BEGIN INPUT MATERIAL

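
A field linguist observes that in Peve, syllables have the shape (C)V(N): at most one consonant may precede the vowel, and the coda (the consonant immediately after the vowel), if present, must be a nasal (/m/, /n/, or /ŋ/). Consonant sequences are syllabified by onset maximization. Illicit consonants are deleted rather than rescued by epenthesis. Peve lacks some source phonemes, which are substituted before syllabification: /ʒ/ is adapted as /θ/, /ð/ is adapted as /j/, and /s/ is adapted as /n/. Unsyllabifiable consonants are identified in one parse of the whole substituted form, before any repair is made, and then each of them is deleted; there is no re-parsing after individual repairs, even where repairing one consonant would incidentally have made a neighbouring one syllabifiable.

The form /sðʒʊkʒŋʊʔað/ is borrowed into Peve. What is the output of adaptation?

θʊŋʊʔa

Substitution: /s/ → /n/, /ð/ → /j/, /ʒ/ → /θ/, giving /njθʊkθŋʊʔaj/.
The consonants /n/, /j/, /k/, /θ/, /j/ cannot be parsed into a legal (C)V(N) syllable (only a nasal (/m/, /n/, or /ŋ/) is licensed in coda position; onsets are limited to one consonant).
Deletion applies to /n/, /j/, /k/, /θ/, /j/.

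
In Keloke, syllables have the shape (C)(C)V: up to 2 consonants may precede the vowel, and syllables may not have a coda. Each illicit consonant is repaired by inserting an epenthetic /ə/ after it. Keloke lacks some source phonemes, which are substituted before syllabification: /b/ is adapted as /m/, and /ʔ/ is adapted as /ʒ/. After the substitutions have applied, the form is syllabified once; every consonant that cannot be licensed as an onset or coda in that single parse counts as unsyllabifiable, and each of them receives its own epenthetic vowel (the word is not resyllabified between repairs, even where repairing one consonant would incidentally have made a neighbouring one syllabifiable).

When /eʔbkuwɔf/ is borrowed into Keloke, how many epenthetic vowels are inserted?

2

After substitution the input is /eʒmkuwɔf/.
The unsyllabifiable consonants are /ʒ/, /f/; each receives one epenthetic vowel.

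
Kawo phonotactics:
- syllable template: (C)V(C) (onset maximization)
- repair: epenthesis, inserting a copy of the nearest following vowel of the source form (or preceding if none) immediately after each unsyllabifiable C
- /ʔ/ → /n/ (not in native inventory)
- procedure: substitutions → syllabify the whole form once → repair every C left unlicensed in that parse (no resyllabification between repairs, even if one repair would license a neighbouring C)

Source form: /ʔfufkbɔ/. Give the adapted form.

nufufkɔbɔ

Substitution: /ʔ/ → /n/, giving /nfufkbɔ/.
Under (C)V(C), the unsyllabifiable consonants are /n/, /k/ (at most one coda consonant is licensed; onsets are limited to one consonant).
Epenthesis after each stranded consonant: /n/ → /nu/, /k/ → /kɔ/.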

END INPUT MATERIAL

Copy every record above out again, word for word.

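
A field linguist observes that in Peve, syllables have the shape (C)V(N): at most one consonant may precede the vowel, and the coda (the consonant immediately after the vowel), if present, must be a nasal (/m/, /n/, or /ŋ/). Consonant sequences are syllabified by onset maximization. Illicit consonants are deleted rather than rescued by epenthesis. Peve lacks some source phonemes, which are substituted before syllabification: /ʒ/ is adapted as /θ/, /ð/ is adapted as /j/, and /s/ is adapted as /n/. Unsyllabifiable consonants are identified in one parse of the whole substituted form, before any repair is made, and then each of them is deleted; there is no re-parsing after individual repairs, even where repairing one consonant would incidentally have made a neighbouring one syllabifiable.

The form /sðʒʊkʒŋʊʔað/ is borrowed into Peve. What is the output of adaptation?

θʊŋʊʔa

Substitution: /s/ → /n/, /ð/ → /j/, /ʒ/ → /θ/, giving /njθʊkθŋʊʔaj/.
The consonants /n/, /j/, /k/, /θ/, /j/ cannot be parsed into a legal (C)V(N) syllable (only a nasal (/m/, /n/, or /ŋ/) is licensed in coda position; onsets are limited to one consonant).
Deletion applies to /n/, /j/, /k/, /θ/, /j/.

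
In Keloke, syllables have the shape (C)(C)V: up to 2 consonants may precede the vowel, and syllables may not have a coda. Each illicit consonant is repaired by inserting an epenthetic /ə/ after it. Keloke lacks some source phonemes, which are substituted before syllabification: /b/ is adapted as /m/, and /ʔ/ is adapted as /ʒ/. After the substitutions have applied, the form is syllabified once; every consonant that cannot be licensed as an onset or coda in that single parse counts as unsyllabifiable, and each of them receives its own epenthetic vowel (the word is not resyllabified between repairs, even where repairing one consonant would incidentally have made a neighbouring one syllabifiable).

When /eʔbkuwɔf/ is borrowed into Keloke, how many epenthetic vowels are inserted?

2

After substitution the input is /eʒmkuwɔf/.
The unsyllabifiable consonants are /ʒ/, /f/; each receives one epenthetic vowel.

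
Kawo phonotactics:
- syllable template: (C)V(C) (onset maximization)
- repair: epenthesis, inserting a copy of the nearest following vowel of the source form (or preceding if none) immediately after each unsyllabifiable C
- /ʔ/ → /n/ (not in native inventory)
- procedure: substitutions → syllabify the whole form once → repair every C left unlicensed in that parse (no resyllabification between repairs, even if one repair would license a neighbouring C)

Source form: /ʔfufkbɔ/. Give the adapted form.

nufufkɔbɔ

Substitution: /ʔ/ → /n/, giving /nfufkbɔ/.
Under (C)V(C), the unsyllabifiable consonants are /n/, /k/ (at most one coda consonant is licensed; onsets are limited to one consonant).
Epenthesis after each stranded consonant: /n/ → /nu/, /k/ → /kɔ/.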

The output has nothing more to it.